Provided data →
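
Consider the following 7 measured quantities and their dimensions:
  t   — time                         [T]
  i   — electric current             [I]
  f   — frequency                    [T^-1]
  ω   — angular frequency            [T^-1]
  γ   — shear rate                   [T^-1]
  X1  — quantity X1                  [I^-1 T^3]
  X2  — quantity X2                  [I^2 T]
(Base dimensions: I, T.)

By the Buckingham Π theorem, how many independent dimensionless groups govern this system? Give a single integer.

Exponent matrix [I,T] × [t,i,f,ω,γ,X1,X2]:
  I: [ 0  1  0  0  0 -1  2]
  T: [ 1  0 -1 -1 -1  3  1]
Row reduction gives pivot columns t,i; rank = 2
Π count = n − r = 7 − 2 = 5

5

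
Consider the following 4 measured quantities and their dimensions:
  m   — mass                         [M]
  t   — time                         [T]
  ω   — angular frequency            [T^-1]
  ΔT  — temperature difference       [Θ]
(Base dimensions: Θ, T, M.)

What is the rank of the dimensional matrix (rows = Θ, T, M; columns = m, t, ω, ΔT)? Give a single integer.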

Task requirements → Nothing in the records should differ from the original when you retype them.

Written response →
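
Consider the following 7 measured quantities and their dimensions:
  t   — time                         [T]
  i   — electric current             [I]
  f   — frequency                    [T^-1]
  ω   — angular frequency            [T^-1]
  γ   — shear rate                   [T^-1]
  X1  — quantity X1                  [I^-1 T^3]
  X2  — quantity X2                  [I^2 T]
(Base dimensions: I, T.)

By the Buckingham Π theorem, how many independent dimensionless groups govern this system? Give a single integer.

Exponent matrix [I,T] × [t,i,f,ω,γ,X1,X2]:
  I: [ 0  1  0  0  0 -1  2]
  T: [ 1  0 -1 -1 -1  3  1]
Row reduction gives pivot columns t,i; rank = 2
Π count = n − r = 7 − 2 = 5

5

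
Consider the following 4 measured quantities and their dimensions:
  m   — mass                         [M]
  t   — time                         [T]
  ω   — angular frequency            [T^-1]
  ΔT  — temperature difference       [Θ]
(Base dimensions: Θ, T, M.)

What is the rank of the dimensional matrix (rows = Θ, T, M; columns = m, t, ω, ΔT)? Give a single integer.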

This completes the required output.